Saved data entries:
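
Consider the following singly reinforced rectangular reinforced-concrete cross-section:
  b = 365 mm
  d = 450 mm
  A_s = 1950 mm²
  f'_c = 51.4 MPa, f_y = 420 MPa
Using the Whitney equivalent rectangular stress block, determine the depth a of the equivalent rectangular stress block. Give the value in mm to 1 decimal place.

a ≈ 51.4 mm

T = A_s f_y = 1950 × 420 = 819000 N = 819 kN.
Setting C = 0.85 f'_c a b equal to T: a = 819000/(0.85 × 51.4 × 365) = 51.4 mm.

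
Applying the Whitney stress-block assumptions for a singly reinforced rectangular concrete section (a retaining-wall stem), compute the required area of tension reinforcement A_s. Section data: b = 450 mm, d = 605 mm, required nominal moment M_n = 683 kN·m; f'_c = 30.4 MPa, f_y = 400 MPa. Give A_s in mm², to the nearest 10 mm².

With M_n = 0.85 f'_c a b (d − a/2), solve the quadratic for a:
a = d − √(d² − 2M_n/(0.85 f'_c b)) = 605 − √(605² − 2 × 683×10⁶/(0.85 × 30.4 × 450)) = 106.45 mm.
A_s = 0.85 f'_c a b / f_y = 0.85 × 30.4 × 106.45 × 450 / 400 = 3094.5 mm².

A_s ≈ 3090 mm²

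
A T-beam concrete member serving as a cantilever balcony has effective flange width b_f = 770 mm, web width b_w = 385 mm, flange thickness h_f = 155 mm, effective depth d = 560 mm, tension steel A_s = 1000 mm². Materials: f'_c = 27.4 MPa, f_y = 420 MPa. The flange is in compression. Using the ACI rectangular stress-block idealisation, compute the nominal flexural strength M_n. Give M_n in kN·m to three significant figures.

Tension: T = A_s f_y = 1000 × 420 = 420000 N.
Try a within the flange: a = T/(0.85 f'_c b_f) = 420000/(0.85 × 27.4 × 770) = 23.42 mm.
Since a = 23.42 ≤ h_f = 155 mm, the stress block lies entirely in the flange; analyse as a rectangular beam of width b_f.
M_n = T(d − a/2) = 420000 × (560 − 11.71) = 230.28 × 10⁶ N·mm.
M_n = 230.28 kN·m.

M_n ≈ 230 kN·m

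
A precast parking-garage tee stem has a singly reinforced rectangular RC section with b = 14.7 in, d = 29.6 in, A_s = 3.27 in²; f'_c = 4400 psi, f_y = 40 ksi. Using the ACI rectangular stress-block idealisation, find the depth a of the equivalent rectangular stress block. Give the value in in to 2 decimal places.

a ≈ 2.38 in

T = A_s f_y = 3.27 × 40 = 130.8 kips.
a = T/(0.85 f'_c b) = 130.8/(0.85 × 4.4 × 14.7) = 2.38 in.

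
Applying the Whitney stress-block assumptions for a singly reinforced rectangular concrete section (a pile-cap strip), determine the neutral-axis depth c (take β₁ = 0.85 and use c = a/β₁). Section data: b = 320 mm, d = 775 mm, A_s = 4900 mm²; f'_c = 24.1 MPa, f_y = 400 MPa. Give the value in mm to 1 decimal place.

T = A_s f_y = 4900 × 400 = 1960000 N = 1960 kN.
Setting C = 0.85 f'_c a b equal to T: a = 1960000/(0.85 × 24.1 × 320) = 298.999 mm.
With β₁ = 0.85, c = a/β₁ = 298.999/0.85 = 351.8 mm.

c ≈ 351.8 mm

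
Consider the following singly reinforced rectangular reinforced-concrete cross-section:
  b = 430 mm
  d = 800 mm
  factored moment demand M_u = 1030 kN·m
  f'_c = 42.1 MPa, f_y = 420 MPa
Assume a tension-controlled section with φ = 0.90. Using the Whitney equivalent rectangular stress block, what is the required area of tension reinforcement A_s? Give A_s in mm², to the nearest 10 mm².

A_s ≈ 3630 mm²

M_n = M_u/φ = 1030/0.90 = 1144.44 kN·m.
With M_n = 0.85 f'_c a b (d − a/2), solve the quadratic for a:
a = d − √(d² − 2M_n/(0.85 f'_c b)) = 800 − √(800² − 2 × 1144.44×10⁶/(0.85 × 42.1 × 430)) = 99.11 mm.
A_s = 0.85 f'_c a b / f_y = 0.85 × 42.1 × 99.11 × 430 / 420 = 3631.1 mm².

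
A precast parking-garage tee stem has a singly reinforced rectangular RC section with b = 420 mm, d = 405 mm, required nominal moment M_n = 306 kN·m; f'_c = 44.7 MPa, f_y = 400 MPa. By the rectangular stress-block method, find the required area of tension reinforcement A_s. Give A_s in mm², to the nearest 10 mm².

With M_n = 0.85 f'_c a b (d − a/2), solve the quadratic for a:
a = d − √(d² − 2M_n/(0.85 f'_c b)) = 405 − √(405² − 2 × 306×10⁶/(0.85 × 44.7 × 420)) = 50.49 mm.
A_s = 0.85 f'_c a b / f_y = 0.85 × 44.7 × 50.49 × 420 / 400 = 2014.3 mm².

A_s ≈ 2010 mm²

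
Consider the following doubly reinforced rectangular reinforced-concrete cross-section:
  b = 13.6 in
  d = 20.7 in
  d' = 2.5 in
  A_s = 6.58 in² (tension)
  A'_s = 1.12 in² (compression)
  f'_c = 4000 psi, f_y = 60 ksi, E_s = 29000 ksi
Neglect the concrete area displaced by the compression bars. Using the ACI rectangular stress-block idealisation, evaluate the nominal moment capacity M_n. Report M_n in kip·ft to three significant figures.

Assume both steels yield.
a = (A_s − A'_s) f_y/(0.85 f'_c b) = (6.58 − 1.12) × 60/(0.85 × 4 × 13.6) = 7.085 in.
c = a/β₁ = 7.085/0.85 = 8.335 in; ε'_s = 0.003(c − d')/c = 0.0021 ≥ ε_y = 0.0021, so the compression steel yields.
M_n = (A_s − A'_s) f_y (d − a/2) + A'_s f_y (d − d') = 327.6 × (20.7 − 3.5425) + 67.2 × (20.7 − 2.5) = 5620.8 + 1223.0 = 6843.8 kip·in = 6843.8/12 = 570.32 kip·ft.

M_n ≈ 570 kip·ft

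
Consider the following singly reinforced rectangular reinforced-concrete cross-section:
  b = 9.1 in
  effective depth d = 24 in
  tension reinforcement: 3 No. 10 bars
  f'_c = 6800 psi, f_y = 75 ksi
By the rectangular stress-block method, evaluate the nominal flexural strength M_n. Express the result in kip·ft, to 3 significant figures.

M_n ≈ 507 kip·ft

A_s = 3 × 1.27 = 3.81 in².
T = A_s f_y = 3.81 × 75 = 285.75 kips.
a = T/(0.85 f'_c b) = 285.75/(0.85 × 6.8 × 9.1) = 5.433 in.
M_n = T(d − a/2) = 285.75 × (24 − 2.7165) = 6081.8 kip·in = 6081.8/12 = 506.82 kip·ft.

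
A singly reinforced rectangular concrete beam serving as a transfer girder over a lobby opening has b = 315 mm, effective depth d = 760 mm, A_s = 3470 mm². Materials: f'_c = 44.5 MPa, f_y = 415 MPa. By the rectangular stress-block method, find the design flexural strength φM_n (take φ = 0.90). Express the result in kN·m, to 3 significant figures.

T = A_s f_y = 3470 × 415 = 1440050 N = 1440.05 kN.
From C = T: a = T/(0.85 f'_c b) = 1440050/(0.85 × 44.5 × 315) = 120.86 mm.
M_n = T(d − a/2) = 1440.05 kN × (760 − 60.43) mm = 1007.42 kN·m.
φM_n = 0.90 × 1007.42 = 906.68 kN·m.

φM_n ≈ 907 kN·m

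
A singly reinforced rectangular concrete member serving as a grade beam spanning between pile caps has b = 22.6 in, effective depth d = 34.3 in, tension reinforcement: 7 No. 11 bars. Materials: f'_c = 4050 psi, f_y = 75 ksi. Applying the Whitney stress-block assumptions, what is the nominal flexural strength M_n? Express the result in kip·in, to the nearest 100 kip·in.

M_n ≈ 23800 kip·in

A_s = 7 × 1.56 = 10.92 in².
T = A_s f_y = 10.92 × 75 = 819 kips.
a = T/(0.85 f'_c b) = 819/(0.85 × 4.05 × 22.6) = 10.527 in.
M_n = T(d − a/2) = 819 × (34.3 − 5.2635) = 23780.9 kip·in.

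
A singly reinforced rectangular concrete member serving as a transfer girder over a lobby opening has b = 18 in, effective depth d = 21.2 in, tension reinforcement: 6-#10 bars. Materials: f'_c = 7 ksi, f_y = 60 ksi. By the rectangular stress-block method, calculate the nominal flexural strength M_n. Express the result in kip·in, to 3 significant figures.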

**Exercise prompt**
What is needed is an exact copy of the lines from the one containing "nearest 100 kip·in." through the last line of the records, and nothing else.

**Answer to this task**
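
A singly reinforced rectangular concrete member serving as a grade beam spanning between pile caps has b = 22.6 in, effective depth d = 34.3 in, tension reinforcement: 7 No. 11 bars. Materials: f'_c = 4050 psi, f_y = 75 ksi. Applying the Whitney stress-block assumptions, what is the nominal flexural strength M_n? Express the result in kip·in, to the nearest 100 kip·in.

M_n ≈ 23800 kip·in

A_s = 7 × 1.56 = 10.92 in².
T = A_s f_y = 10.92 × 75 = 819 kips.
a = T/(0.85 f'_c b) = 819/(0.85 × 4.05 × 22.6) = 10.527 in.
M_n = T(d − a/2) = 819 × (34.3 − 5.2635) = 23780.9 kip·in.

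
A singly reinforced rectangular concrete member serving as a transfer girder over a lobby opening has b = 18 in, effective depth d = 21.2 in, tension reinforcement: 6-#10 bars. Materials: f'_c = 7 ksi, f_y = 60 ksi. By the rectangular stress-block method, calculate the nominal flexural strength M_n. Express the result in kip·in, to 3 significant figures.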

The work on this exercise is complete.